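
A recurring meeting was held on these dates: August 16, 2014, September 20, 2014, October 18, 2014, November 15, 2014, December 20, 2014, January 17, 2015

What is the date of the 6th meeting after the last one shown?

These are Saturdays at 28- or 35-day spacing (35, 28, 28, 35, 28).
The pattern: 3rd Saturday of the month.
3rd Saturday of February 2015: February 21, 2015.
3rd Saturday of March 2015: March 21, 2015.
3rd Saturday of April 2015: April 18, 2015.
3rd Saturday of May 2015: May 16, 2015.
June 2015 — 3rd Saturday is June 20, 2015.
3rd Saturday of July 2015: July 18, 2015.

July 18, 2015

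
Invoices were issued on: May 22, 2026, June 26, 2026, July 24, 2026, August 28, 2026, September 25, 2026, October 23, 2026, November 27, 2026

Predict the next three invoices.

These are Fridays at 28- or 35-day spacing (35, 28, 35, 28, 28, 35).
The pattern: 4th Friday of the month.
December 2026 — 4th Friday is December 25, 2026.
January 2027 — 4th Friday is January 22, 2027.
February 2027 — 4th Friday is February 26, 2027.

December 25, 2026; January 22, 2027; February 26, 2027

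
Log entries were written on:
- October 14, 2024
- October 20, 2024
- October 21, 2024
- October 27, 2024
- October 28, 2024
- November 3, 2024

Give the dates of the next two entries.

The gap pattern 6, 1, 6, 1, 6 repeats every 2 events.
These are the Mondays and Sundays of each week.
Next Monday: November 4, 2024.
Next Sunday: November 10, 2024.

November 4, 2024; November 10, 2024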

> **Work instruction**
Look through the entries above and say how many lines contain "were", giving nothing but the number.

> **Exercise result**
2